## Data provided
◆ ◆ ◆ ◆

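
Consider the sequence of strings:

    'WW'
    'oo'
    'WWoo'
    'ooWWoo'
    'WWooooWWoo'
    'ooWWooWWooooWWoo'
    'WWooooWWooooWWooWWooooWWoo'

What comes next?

ooWWooWWooooWWooWWooooWWooooWWooWWooooWWoo

From term 3 onward, concatenate the second-to-last term with the last: WW·oo = WWoo, oo·WWoo = ooWWoo, …
Continuing: ooWWooWWooooWWoo · WWooooWWooooWWooWWooooWWoo gives term 8.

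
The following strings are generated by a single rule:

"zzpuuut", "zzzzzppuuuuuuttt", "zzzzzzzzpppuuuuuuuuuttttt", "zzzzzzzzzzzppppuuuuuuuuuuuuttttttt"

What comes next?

The n-th term is 3n-1 z's then n p's then 3n u's then 2n-1 t's (n = 1, 2, …).
For the next term, n = 5, so the run lengths are 14, 5, 15, 9.

zzzzzzzzzzzzzzpppppuuuuuuuuuuuuuuuttttttttt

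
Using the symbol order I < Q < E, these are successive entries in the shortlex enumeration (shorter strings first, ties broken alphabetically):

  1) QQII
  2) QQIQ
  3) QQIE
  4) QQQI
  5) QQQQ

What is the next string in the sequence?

QQQE

The successor of QQQQ increments the rightmost position that isn't already E and resets every position after it to I.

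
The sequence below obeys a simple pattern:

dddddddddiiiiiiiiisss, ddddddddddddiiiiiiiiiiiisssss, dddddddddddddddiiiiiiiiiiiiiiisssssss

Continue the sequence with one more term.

ddddddddddddddddddiiiiiiiiiiiiiiiiiisssssssss

Each string has the form d^{3n+3} i^{3n+3} s^{2n-1}, where the shown terms are n = 2, 3, 4.
Setting n = 5 gives 18, 18, 9 characters in each block.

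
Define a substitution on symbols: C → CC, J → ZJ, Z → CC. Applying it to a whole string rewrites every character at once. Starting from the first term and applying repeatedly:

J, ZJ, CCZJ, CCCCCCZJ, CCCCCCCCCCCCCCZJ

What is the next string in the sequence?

Applying the rule to each of the 16 symbols of CCCCCCCCCCCCCCZJ gives the pieces CC CC CC CC CC CC CC CC CC CC CC CC CC CC CC ZJ, which concatenate to the answer.

CCCCCCCCCCCCCCCCCCCCCCCCCCCCCCZJ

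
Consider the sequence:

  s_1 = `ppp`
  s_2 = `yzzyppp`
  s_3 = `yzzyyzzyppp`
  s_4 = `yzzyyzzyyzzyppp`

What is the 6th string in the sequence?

yzzyyzzyyzzyyzzyyzzyppp

The strings grow by a fixed prefix yzzy each time.
From yzzyyzzyyzzyppp, 2 further steps: yzzyyzzyyzzyppp → yzzyyzzyyzzyyzzyppp → (answer).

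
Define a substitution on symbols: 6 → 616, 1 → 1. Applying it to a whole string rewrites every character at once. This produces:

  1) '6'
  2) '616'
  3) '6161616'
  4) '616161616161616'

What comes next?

Applying the rule to each of the 15 symbols of 616161616161616 gives the pieces 616 1 616 1 616 1 616 1 616 1 616 1 616 1 616, which concatenate to the answer.

6161616161616161616161616161616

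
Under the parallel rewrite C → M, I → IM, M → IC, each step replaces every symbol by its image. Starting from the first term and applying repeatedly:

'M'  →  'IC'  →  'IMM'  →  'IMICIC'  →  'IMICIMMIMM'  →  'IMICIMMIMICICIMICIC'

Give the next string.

IMICIMMIMICICIMICIMMIMMIMICIMMIMM

Applying the rule to each of the 19 symbols of IMICIMMIMICICIMICIC gives the pieces IM IC IM M IM IC IC IM IC IM M IM M IM IC IM M IM M, which concatenate to the answer.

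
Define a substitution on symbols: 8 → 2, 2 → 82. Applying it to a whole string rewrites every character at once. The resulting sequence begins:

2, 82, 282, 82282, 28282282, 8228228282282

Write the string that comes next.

282822828228228282282

Applying the rule to each of the 13 symbols of 8228228282282 gives the pieces 2 82 82 2 82 82 2 82 2 82 82 2 82, which concatenate to the answer.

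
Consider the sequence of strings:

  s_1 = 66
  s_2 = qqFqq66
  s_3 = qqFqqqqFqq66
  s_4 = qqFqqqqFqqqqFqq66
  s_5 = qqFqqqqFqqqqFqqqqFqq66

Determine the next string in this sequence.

Every step adds qqFqq at the front: s(k+1) = qqFqq·s(k).
One more step from qqFqqqqFqqqqFqqqqFqq66 gives the answer.

qqFqqqqFqqqqFqqqqFqqqqFqq66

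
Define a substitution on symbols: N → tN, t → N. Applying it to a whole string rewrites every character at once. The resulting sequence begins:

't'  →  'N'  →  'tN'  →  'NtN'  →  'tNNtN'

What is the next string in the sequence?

Apply φ to tNNtN symbol by symbol: t→N, N→tN, N→tN, t→N, N→tN; joined: N tN tN N tN.

NtNtNNtN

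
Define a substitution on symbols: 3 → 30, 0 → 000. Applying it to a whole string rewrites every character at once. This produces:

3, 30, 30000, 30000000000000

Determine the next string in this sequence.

30000000000000000000000000000000000000000

φ(30000000000000) expands symbol-by-symbol to 30 000 000 000 000 000 000 000 000 000 000 000 000 000; joining the 14 pieces gives the next term.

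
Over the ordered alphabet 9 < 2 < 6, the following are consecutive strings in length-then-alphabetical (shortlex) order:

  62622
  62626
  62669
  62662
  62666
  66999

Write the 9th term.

Continuing the enumeration 3 steps past 66999: 66999 → 66992 → 66996 → (answer).

66929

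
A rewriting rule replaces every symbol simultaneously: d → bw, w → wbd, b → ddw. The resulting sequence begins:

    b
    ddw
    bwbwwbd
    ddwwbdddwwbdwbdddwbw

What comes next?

bwbwwbdwbdddwbwbwbwwbdwbdddwbwwbdddwbwbwbwwbdddwwbd

φ(ddwwbdddwwbdwbdddwbw) expands symbol-by-symbol to bw bw wbd wbd ddw bw bw bw wbd wbd ddw bw wbd ddw bw bw bw wbd ddw wbd; joining the 20 pieces gives the next term.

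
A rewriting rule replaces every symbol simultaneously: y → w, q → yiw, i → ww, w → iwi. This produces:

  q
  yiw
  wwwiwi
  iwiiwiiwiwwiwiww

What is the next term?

wwiwiwwwwiwiwwwwiwiwwiwiiwiwwiwiwwiwiiwi

φ(iwiiwiiwiwwiwiww) expands symbol-by-symbol to ww iwi ww ww iwi ww ww iwi ww iwi iwi ww iwi ww iwi iwi; joining the 16 pieces gives the next term.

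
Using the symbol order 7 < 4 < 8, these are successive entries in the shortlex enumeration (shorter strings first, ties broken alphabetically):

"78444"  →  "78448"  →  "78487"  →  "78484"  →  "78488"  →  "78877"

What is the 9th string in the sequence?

Stepping forward 3 times from 78877: 78877 → 78874 → 78878, then the target.

78847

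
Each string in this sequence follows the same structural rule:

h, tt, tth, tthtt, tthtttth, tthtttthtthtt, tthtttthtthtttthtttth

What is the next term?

tthtttthtthtttthtttthtthtttthtthtt

This is a Fibonacci-style word recurrence s(k) = s(k−1)·s(k−2): e.g. tt·h = tth.
Continuing: tthtttthtthtttthtttth · tthtttthtthtt gives term 8.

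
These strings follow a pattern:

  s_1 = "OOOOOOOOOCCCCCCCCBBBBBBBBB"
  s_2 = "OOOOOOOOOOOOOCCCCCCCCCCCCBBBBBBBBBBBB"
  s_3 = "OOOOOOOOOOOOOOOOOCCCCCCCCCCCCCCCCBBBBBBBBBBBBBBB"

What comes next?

The n-th term is 4n+1 O's then 4n C's then 3n+3 B's, where the shown terms are n = 2, 3, 4.
At n = 5 the blocks have lengths 21, 20, 18.

OOOOOOOOOOOOOOOOOOOOOCCCCCCCCCCCCCCCCCCCCBBBBBBBBBBBBBBBBBB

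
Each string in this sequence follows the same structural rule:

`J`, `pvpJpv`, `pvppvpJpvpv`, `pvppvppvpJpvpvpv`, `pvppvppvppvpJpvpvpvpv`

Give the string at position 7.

pvppvppvppvppvppvpJpvpvpvpvpvpv

Each term wraps the previous one in pvp on the left and pv on the right.
From pvppvppvppvpJpvpvpvpv, 2 further steps: pvppvppvppvpJpvpvpvpv → pvppvppvppvppvpJpvpvpvpvpv → (answer).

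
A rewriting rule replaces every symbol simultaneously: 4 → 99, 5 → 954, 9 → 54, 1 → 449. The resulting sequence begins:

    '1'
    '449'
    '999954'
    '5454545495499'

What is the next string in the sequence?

9549995499954999549954954995454

Applying the rule to each of the 13 symbols of 5454545495499 gives the pieces 954 99 954 99 954 99 954 99 54 954 99 54 54, which concatenate to the answer.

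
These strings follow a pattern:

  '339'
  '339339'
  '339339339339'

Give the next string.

Each string is two copies of the previous one concatenated.
Doubling 339339339339:

339339339339339339339339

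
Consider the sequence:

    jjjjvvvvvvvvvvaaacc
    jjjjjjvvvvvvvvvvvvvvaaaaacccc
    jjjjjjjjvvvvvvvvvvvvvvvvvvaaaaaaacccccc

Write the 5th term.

jjjjjjjjjjjjvvvvvvvvvvvvvvvvvvvvvvvvvvaaaaaaaaaaacccccccccc

Reading off run lengths: j runs 4, 6, 8; v runs 10, 14, 18; a runs 3, 5, 7; c runs 2, 4, 6 — each is linear in n, where the shown terms are n = 2, 3, 4.
Setting n = 6 gives 12, 26, 11, 10 characters in each block.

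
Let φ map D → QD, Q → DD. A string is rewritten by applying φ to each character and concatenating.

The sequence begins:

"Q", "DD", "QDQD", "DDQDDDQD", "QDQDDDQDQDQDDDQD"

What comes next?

φ(QDQDDDQDQDQDDDQD) expands symbol-by-symbol to DD QD DD QD QD QD DD QD DD QD DD QD QD QD DD QD; joining the 16 pieces gives the next term.

DDQDDDQDQDQDDDQDDDQDDDQDQDQDDDQD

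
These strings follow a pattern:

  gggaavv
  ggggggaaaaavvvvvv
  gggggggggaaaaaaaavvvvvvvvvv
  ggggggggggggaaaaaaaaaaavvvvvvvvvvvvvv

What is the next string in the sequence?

Each string has the form g^{3n} a^{3n-1} v^{4n-2} (n = 1, 2, …).
For the next term, n = 5, so the run lengths are 15, 14, 18.

gggggggggggggggaaaaaaaaaaaaaavvvvvvvvvvvvvvvvvv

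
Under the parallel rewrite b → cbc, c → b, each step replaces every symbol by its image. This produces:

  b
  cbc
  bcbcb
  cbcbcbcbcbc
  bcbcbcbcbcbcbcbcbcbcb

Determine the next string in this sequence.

φ(bcbcbcbcbcbcbcbcbcbcb) expands symbol-by-symbol to cbc b cbc b cbc b cbc b cbc b cbc b cbc b cbc b cbc b cbc b cbc; joining the 21 pieces gives the next term.

cbcbcbcbcbcbcbcbcbcbcbcbcbcbcbcbcbcbcbcbcbc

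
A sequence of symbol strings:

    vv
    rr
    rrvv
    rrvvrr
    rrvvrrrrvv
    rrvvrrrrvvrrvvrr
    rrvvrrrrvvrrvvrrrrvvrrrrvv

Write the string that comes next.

rrvvrrrrvvrrvvrrrrvvrrrrvvrrvvrrrrvvrrvvrr

From term 3 onward, concatenate the last term with the second-to-last: rr·vv = rrvv, rrvv·rr = rrvvrr, …
The next term joins rrvvrrrrvvrrvvrrrrvvrrrrvv and rrvvrrrrvvrrvvrr.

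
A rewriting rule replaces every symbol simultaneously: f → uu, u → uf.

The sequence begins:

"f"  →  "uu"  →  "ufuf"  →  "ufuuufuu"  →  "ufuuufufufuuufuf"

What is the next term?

φ(ufuuufufufuuufuf) expands symbol-by-symbol to uf uu uf uf uf uu uf uu uf uu uf uf uf uu uf uu; joining the 16 pieces gives the next term.

ufuuufufufuuufuuufuuufufufuuufuu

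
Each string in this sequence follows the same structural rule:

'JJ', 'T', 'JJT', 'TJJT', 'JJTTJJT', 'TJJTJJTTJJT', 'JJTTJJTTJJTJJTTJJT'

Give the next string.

TJJTJJTTJJTJJTTJJTTJJTJJTTJJT

Each term (from the third on) is the two preceding terms concatenated in order: term 3 = JJ·T = JJT.
The next term joins TJJTJJTTJJT and JJTTJJTTJJTJJTTJJT.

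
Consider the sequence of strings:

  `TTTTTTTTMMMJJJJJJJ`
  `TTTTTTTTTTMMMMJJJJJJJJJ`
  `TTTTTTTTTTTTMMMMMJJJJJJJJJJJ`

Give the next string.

Reading off run lengths: T runs 8, 10, 12; M runs 3, 4, 5; J runs 7, 9, 11 — each is linear in n, where the shown terms are n = 3, 4, 5.
For the next term, n = 6, so the run lengths are 14, 6, 13.

TTTTTTTTTTTTTTMMMMMMJJJJJJJJJJJJJ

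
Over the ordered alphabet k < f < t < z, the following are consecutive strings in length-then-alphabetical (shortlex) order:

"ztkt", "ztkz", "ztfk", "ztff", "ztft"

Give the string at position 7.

Advancing 2 positions from ztft through ztft → ztfz reaches term 7.

zttk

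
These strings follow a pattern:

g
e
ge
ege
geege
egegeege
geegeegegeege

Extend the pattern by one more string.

egegeegegeegeegegeege

From term 3 onward, concatenate the second-to-last term with the last: g·e = ge, e·ge = ege, …
Continuing: egegeege · geegeegegeege gives term 8.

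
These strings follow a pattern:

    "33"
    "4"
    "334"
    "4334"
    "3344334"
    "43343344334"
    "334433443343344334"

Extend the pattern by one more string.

43343344334334433443343344334

This is a Fibonacci-style word recurrence s(k) = s(k−2)·s(k−1): e.g. 33·4 = 334.
Continuing: 43343344334 · 334433443343344334 gives term 8.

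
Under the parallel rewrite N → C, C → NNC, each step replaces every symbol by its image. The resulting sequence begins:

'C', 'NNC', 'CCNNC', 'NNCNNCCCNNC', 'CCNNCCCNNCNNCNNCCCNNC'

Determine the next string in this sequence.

Applying the rule to each of the 21 symbols of CCNNCCCNNCNNCNNCCCNNC gives the pieces NNC NNC C C NNC NNC NNC C C NNC C C NNC C C NNC NNC NNC C C NNC, which concatenate to the answer.

NNCNNCCCNNCNNCNNCCCNNCCCNNCCCNNCNNCNNCCCNNC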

◆ ◆ ◆ ◆

## Exercise prompt
The lines that mention the word "ties" should be pulled from the records above.

## Finished exercise
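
Using the symbol order I < Q < E, these are successive entries in the shortlex enumeration (shorter strings first, ties broken alphabetically):
Using the symbol order 7 < 4 < 8, these are successive entries in the shortlex enumeration (shorter strings first, ties broken alphabetically):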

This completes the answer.